**Source data:**

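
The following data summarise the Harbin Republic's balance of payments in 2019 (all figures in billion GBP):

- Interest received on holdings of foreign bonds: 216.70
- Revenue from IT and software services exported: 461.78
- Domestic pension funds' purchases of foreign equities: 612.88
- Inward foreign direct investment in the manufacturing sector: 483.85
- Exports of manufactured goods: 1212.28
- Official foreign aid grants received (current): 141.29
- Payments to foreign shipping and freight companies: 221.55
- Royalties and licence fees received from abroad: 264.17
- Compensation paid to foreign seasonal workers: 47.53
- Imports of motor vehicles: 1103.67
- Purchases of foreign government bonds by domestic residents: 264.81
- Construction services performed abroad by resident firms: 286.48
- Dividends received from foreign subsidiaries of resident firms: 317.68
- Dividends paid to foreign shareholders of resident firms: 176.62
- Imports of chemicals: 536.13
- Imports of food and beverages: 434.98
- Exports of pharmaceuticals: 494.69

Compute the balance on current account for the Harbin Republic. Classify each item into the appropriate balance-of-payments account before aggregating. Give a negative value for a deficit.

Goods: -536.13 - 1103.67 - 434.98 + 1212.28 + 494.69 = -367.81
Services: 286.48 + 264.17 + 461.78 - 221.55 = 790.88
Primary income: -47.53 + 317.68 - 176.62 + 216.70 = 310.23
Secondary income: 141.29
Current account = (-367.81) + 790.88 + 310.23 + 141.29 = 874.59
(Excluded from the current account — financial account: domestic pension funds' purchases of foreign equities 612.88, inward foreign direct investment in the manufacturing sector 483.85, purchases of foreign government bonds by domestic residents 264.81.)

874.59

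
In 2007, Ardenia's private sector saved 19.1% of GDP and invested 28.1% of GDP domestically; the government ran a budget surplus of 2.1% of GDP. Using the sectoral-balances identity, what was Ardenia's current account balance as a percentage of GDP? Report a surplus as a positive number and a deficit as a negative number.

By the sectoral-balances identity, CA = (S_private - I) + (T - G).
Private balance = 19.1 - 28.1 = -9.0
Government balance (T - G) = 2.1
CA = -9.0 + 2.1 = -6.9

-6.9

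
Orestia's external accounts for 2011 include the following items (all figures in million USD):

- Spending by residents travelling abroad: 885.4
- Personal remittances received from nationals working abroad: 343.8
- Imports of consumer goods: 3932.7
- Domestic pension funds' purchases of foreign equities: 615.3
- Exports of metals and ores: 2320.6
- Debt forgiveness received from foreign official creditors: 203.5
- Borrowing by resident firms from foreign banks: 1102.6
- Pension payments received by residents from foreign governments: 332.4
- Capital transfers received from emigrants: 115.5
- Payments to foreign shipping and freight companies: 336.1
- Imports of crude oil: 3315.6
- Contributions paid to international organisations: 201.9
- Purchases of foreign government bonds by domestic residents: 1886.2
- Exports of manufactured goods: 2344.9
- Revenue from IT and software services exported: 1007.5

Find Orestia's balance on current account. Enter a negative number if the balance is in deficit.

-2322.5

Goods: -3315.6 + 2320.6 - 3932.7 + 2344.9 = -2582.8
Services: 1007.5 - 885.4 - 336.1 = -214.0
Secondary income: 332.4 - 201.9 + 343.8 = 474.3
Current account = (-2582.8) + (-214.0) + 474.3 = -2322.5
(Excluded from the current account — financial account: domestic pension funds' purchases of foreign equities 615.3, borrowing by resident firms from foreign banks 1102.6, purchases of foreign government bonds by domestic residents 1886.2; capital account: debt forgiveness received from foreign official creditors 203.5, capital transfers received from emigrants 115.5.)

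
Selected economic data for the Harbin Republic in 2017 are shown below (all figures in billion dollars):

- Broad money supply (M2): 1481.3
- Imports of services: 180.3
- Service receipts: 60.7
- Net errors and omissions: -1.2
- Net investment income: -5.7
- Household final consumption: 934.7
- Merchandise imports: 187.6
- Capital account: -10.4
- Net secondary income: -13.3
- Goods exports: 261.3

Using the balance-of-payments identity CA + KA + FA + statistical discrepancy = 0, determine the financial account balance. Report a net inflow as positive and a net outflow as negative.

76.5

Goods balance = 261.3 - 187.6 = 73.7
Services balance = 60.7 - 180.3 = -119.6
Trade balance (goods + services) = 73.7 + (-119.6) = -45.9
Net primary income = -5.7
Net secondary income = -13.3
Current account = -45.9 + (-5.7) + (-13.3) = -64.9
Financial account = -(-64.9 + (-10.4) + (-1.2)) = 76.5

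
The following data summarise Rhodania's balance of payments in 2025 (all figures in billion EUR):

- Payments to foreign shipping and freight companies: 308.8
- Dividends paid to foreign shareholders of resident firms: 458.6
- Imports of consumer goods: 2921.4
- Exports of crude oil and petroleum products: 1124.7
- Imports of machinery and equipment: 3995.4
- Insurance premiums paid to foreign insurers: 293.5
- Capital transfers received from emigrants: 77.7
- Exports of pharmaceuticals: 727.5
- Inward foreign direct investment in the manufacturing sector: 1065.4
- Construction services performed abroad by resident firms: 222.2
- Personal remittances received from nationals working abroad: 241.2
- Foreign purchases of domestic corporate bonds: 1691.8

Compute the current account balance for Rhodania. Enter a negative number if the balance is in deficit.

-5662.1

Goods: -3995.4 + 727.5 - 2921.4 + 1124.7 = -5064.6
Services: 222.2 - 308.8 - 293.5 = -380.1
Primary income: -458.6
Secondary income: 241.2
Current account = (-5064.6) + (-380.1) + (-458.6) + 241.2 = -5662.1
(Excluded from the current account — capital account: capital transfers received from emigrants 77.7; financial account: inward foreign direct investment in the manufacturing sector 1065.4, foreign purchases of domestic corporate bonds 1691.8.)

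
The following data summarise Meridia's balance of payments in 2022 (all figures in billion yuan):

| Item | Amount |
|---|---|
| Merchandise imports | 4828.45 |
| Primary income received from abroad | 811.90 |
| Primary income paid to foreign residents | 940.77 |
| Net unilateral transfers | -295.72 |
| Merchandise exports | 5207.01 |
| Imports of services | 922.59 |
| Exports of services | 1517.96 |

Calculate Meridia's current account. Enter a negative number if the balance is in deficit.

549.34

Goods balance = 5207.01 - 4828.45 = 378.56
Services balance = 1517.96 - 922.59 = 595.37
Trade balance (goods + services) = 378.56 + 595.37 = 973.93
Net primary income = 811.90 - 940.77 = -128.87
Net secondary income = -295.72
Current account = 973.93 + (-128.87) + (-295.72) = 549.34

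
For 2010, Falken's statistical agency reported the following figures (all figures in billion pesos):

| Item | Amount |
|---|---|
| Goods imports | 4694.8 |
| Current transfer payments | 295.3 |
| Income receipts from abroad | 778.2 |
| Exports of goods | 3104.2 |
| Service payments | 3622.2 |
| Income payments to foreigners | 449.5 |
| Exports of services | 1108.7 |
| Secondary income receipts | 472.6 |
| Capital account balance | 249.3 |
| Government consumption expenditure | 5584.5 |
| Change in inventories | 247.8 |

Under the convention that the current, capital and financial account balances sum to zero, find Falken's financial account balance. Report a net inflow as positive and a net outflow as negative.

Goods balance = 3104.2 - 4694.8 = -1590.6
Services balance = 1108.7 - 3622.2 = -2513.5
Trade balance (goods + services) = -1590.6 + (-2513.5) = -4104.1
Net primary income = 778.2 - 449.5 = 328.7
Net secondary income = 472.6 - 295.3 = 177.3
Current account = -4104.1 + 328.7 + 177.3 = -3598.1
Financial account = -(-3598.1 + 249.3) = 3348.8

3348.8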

--

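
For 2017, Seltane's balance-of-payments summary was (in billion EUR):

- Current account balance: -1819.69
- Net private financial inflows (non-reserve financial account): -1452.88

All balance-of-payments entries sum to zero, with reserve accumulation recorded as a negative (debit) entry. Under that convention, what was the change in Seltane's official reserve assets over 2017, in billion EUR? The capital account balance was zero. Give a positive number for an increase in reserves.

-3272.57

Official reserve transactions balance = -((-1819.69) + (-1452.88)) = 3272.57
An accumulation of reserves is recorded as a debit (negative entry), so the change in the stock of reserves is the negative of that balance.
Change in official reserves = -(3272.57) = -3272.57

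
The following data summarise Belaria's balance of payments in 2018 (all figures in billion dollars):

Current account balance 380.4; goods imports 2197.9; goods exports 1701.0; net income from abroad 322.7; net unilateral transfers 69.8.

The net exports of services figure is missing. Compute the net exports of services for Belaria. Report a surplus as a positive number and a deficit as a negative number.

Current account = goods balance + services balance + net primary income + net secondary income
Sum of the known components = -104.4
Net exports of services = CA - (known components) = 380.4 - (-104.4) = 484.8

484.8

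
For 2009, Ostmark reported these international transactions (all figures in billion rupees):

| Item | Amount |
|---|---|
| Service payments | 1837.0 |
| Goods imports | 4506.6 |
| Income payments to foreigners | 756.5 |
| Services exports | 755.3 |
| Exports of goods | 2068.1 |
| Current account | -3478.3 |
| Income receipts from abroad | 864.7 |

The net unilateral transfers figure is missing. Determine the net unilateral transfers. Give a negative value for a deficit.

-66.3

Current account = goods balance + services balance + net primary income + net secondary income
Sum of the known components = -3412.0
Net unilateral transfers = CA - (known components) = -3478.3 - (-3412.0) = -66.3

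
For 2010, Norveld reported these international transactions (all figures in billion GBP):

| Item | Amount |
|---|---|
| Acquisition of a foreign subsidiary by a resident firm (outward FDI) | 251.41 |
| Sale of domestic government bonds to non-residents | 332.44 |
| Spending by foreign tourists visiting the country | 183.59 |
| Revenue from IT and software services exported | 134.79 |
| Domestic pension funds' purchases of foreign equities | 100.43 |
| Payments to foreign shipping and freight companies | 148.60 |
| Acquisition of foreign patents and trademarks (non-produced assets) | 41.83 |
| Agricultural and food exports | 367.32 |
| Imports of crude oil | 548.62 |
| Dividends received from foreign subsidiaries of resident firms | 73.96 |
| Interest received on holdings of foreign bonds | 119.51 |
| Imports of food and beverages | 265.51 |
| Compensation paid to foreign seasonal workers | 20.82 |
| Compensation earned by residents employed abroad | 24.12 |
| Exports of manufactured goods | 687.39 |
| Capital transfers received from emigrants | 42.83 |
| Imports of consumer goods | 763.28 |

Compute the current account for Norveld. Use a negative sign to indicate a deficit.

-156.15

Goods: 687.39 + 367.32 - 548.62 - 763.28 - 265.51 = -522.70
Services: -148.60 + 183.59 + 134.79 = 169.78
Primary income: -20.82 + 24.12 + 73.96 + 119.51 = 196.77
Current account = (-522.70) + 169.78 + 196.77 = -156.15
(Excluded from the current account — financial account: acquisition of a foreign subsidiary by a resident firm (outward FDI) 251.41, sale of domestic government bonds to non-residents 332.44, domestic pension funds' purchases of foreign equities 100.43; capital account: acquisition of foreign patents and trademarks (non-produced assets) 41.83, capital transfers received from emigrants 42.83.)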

**Aim of the task:** Look back at the data above. Transcribe exactly the lines starting at the line that contains "payments | 1837.0 |" and ending at the line that contains "abroad | 864.7 |".

**Your solution:**
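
| Service payments | 1837.0 |
| Goods imports | 4506.6 |
| Income payments to foreigners | 756.5 |
| Services exports | 755.3 |
| Exports of goods | 2068.1 |
| Current account | -3478.3 |
| Income receipts from abroad | 864.7 |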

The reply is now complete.